§ **WORK TASK**: Output all of the entries beneath, exactly as written.

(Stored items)
*** Begin section ***

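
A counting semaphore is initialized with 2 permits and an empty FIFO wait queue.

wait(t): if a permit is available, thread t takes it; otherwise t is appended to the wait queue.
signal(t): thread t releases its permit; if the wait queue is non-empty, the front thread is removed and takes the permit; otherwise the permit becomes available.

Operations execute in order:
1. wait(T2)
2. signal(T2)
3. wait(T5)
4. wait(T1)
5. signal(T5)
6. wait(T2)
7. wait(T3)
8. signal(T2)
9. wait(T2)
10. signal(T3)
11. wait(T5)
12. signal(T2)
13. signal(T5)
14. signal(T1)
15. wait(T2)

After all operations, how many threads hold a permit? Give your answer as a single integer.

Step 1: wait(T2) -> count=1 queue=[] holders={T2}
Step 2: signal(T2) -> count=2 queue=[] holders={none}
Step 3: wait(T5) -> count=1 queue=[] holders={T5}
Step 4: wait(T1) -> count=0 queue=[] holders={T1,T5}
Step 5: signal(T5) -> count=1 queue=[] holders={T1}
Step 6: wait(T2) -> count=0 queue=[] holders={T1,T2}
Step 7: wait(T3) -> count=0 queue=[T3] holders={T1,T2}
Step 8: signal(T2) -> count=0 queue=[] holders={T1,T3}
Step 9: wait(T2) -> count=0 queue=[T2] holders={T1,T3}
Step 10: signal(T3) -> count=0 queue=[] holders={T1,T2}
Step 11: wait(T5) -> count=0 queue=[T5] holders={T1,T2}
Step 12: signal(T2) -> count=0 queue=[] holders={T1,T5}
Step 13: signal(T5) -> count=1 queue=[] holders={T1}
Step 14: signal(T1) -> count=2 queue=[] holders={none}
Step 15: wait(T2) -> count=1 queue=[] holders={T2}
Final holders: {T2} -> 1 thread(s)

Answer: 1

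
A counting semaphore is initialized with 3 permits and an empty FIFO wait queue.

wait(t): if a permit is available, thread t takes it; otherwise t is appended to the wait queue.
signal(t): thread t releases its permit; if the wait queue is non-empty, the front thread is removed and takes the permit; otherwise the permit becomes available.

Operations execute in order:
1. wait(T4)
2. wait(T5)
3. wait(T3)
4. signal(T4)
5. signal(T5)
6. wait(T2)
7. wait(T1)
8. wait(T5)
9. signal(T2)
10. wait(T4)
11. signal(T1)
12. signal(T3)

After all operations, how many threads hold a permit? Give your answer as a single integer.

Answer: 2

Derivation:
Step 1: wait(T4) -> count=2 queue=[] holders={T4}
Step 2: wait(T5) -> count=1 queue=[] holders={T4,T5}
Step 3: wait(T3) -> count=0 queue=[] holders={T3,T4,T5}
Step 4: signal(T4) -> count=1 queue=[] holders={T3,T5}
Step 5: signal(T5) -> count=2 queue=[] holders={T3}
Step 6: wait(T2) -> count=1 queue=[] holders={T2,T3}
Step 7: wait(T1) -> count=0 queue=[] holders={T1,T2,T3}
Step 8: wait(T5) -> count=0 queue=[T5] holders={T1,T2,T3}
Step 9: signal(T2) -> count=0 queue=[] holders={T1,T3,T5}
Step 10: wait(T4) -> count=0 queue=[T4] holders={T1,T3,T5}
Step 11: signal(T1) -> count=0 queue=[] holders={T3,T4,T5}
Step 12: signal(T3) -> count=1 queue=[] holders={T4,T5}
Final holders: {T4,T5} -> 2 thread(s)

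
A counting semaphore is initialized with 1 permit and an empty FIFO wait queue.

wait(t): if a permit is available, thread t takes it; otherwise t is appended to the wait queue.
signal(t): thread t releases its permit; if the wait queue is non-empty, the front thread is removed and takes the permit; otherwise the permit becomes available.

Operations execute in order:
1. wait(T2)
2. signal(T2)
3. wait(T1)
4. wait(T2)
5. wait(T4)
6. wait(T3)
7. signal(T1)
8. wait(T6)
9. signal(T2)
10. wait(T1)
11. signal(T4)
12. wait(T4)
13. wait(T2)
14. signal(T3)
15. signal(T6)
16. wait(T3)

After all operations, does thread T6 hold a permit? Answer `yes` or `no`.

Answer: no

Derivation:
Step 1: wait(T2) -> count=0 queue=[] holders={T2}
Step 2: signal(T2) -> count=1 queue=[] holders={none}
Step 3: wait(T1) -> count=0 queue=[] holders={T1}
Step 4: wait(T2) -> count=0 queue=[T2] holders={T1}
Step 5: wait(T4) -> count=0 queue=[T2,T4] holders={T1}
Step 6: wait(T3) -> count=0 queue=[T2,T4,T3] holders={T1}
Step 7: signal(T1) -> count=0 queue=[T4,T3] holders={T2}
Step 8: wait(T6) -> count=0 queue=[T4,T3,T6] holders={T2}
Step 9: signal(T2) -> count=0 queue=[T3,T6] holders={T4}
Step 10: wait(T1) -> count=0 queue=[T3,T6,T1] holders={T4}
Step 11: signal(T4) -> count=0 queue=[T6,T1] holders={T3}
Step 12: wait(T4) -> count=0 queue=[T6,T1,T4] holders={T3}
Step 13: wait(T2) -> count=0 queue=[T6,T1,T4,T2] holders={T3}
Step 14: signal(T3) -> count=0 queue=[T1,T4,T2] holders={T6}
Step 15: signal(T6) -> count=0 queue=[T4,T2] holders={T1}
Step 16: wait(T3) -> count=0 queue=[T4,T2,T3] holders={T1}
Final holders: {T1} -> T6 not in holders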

*** End section ***

§ **YOUR RESPONSE**:
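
A counting semaphore is initialized with 2 permits and an empty FIFO wait queue.

wait(t): if a permit is available, thread t takes it; otherwise t is appended to the wait queue.
signal(t): thread t releases its permit; if the wait queue is non-empty, the front thread is removed and takes the permit; otherwise the permit becomes available.

Operations execute in order:
1. wait(T2)
2. signal(T2)
3. wait(T5)
4. wait(T1)
5. signal(T5)
6. wait(T2)
7. wait(T3)
8. signal(T2)
9. wait(T2)
10. signal(T3)
11. wait(T5)
12. signal(T2)
13. signal(T5)
14. signal(T1)
15. wait(T2)

After all operations, how many threads hold a permit? Give your answer as a single integer.

Step 1: wait(T2) -> count=1 queue=[] holders={T2}
Step 2: signal(T2) -> count=2 queue=[] holders={none}
Step 3: wait(T5) -> count=1 queue=[] holders={T5}
Step 4: wait(T1) -> count=0 queue=[] holders={T1,T5}
Step 5: signal(T5) -> count=1 queue=[] holders={T1}
Step 6: wait(T2) -> count=0 queue=[] holders={T1,T2}
Step 7: wait(T3) -> count=0 queue=[T3] holders={T1,T2}
Step 8: signal(T2) -> count=0 queue=[] holders={T1,T3}
Step 9: wait(T2) -> count=0 queue=[T2] holders={T1,T3}
Step 10: signal(T3) -> count=0 queue=[] holders={T1,T2}
Step 11: wait(T5) -> count=0 queue=[T5] holders={T1,T2}
Step 12: signal(T2) -> count=0 queue=[] holders={T1,T5}
Step 13: signal(T5) -> count=1 queue=[] holders={T1}
Step 14: signal(T1) -> count=2 queue=[] holders={none}
Step 15: wait(T2) -> count=1 queue=[] holders={T2}
Final holders: {T2} -> 1 thread(s)

Answer: 1

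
A counting semaphore is initialized with 3 permits and an empty FIFO wait queue.

wait(t): if a permit is available, thread t takes it; otherwise t is appended to the wait queue.
signal(t): thread t releases its permit; if the wait queue is non-empty, the front thread is removed and takes the permit; otherwise the permit becomes available.

Operations execute in order:
1. wait(T4)
2. wait(T5)
3. wait(T3)
4. signal(T4)
5. signal(T5)
6. wait(T2)
7. wait(T1)
8. wait(T5)
9. signal(T2)
10. wait(T4)
11. signal(T1)
12. signal(T3)

After all operations, how many threads hold a permit? Give your answer as a single integer.

Answer: 2

Derivation:
Step 1: wait(T4) -> count=2 queue=[] holders={T4}
Step 2: wait(T5) -> count=1 queue=[] holders={T4,T5}
Step 3: wait(T3) -> count=0 queue=[] holders={T3,T4,T5}
Step 4: signal(T4) -> count=1 queue=[] holders={T3,T5}
Step 5: signal(T5) -> count=2 queue=[] holders={T3}
Step 6: wait(T2) -> count=1 queue=[] holders={T2,T3}
Step 7: wait(T1) -> count=0 queue=[] holders={T1,T2,T3}
Step 8: wait(T5) -> count=0 queue=[T5] holders={T1,T2,T3}
Step 9: signal(T2) -> count=0 queue=[] holders={T1,T3,T5}
Step 10: wait(T4) -> count=0 queue=[T4] holders={T1,T3,T5}
Step 11: signal(T1) -> count=0 queue=[] holders={T3,T4,T5}
Step 12: signal(T3) -> count=1 queue=[] holders={T4,T5}
Final holders: {T4,T5} -> 2 thread(s)

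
A counting semaphore is initialized with 1 permit and an empty FIFO wait queue.

wait(t): if a permit is available, thread t takes it; otherwise t is appended to the wait queue.
signal(t): thread t releases its permit; if the wait queue is non-empty, the front thread is removed and takes the permit; otherwise the permit becomes available.

Operations execute in order:
1. wait(T2)
2. signal(T2)
3. wait(T1)
4. wait(T2)
5. wait(T4)
6. wait(T3)
7. signal(T1)
8. wait(T6)
9. signal(T2)
10. wait(T1)
11. signal(T4)
12. wait(T4)
13. wait(T2)
14. signal(T3)
15. signal(T6)
16. wait(T3)

After all operations, does thread T6 hold a permit? Answer `yes` or `no`.

Answer: no

Derivation:
Step 1: wait(T2) -> count=0 queue=[] holders={T2}
Step 2: signal(T2) -> count=1 queue=[] holders={none}
Step 3: wait(T1) -> count=0 queue=[] holders={T1}
Step 4: wait(T2) -> count=0 queue=[T2] holders={T1}
Step 5: wait(T4) -> count=0 queue=[T2,T4] holders={T1}
Step 6: wait(T3) -> count=0 queue=[T2,T4,T3] holders={T1}
Step 7: signal(T1) -> count=0 queue=[T4,T3] holders={T2}
Step 8: wait(T6) -> count=0 queue=[T4,T3,T6] holders={T2}
Step 9: signal(T2) -> count=0 queue=[T3,T6] holders={T4}
Step 10: wait(T1) -> count=0 queue=[T3,T6,T1] holders={T4}
Step 11: signal(T4) -> count=0 queue=[T6,T1] holders={T3}
Step 12: wait(T4) -> count=0 queue=[T6,T1,T4] holders={T3}
Step 13: wait(T2) -> count=0 queue=[T6,T1,T4,T2] holders={T3}
Step 14: signal(T3) -> count=0 queue=[T1,T4,T2] holders={T6}
Step 15: signal(T6) -> count=0 queue=[T4,T2] holders={T1}
Step 16: wait(T3) -> count=0 queue=[T4,T2,T3] holders={T1}
Final holders: {T1} -> T6 not in holders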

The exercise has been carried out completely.